### Exercise requirements:
In the listing below, pick out lines with "along".

--- Data extracts ---

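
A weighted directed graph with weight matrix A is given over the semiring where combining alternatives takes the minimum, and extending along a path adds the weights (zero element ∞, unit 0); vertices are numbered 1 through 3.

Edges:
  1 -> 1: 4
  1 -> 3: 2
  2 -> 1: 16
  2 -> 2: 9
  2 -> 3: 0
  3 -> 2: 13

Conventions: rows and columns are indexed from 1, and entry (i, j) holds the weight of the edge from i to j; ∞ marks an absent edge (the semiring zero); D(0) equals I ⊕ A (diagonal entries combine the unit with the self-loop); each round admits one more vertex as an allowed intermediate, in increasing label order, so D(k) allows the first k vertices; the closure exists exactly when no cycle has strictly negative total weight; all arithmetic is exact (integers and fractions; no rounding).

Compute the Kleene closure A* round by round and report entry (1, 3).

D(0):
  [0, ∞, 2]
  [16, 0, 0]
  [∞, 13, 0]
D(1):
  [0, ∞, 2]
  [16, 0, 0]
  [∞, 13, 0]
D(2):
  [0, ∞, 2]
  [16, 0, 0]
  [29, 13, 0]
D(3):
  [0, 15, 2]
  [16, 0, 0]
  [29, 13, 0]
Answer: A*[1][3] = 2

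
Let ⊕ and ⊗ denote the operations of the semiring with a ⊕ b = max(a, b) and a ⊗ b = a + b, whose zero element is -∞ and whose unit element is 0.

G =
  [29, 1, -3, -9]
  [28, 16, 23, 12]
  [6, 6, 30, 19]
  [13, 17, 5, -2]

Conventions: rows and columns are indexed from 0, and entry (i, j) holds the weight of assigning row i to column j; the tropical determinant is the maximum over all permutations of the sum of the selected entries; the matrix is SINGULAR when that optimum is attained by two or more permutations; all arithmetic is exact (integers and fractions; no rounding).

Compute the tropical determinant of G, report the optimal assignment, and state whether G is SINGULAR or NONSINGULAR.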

---
--- Data extracts ---

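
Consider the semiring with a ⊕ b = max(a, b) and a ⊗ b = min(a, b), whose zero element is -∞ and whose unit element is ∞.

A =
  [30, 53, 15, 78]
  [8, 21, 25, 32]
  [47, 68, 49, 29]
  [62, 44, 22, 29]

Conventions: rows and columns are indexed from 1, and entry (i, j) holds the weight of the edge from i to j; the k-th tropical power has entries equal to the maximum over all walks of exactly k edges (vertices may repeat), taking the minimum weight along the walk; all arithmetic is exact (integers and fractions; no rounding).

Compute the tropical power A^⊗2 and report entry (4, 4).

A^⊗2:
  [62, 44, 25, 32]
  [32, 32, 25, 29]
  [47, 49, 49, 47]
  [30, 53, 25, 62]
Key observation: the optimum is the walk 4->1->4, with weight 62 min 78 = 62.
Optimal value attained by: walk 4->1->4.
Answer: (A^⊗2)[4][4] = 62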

---

### Exercise output:
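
A weighted directed graph with weight matrix A is given over the semiring where combining alternatives takes the minimum, and extending along a path adds the weights (zero element ∞, unit 0); vertices are numbered 1 through 3.
Conventions: rows and columns are indexed from 1, and entry (i, j) holds the weight of the edge from i to j; the k-th tropical power has entries equal to the maximum over all walks of exactly k edges (vertices may repeat), taking the minimum weight along the walk; all arithmetic is exact (integers and fractions; no rounding).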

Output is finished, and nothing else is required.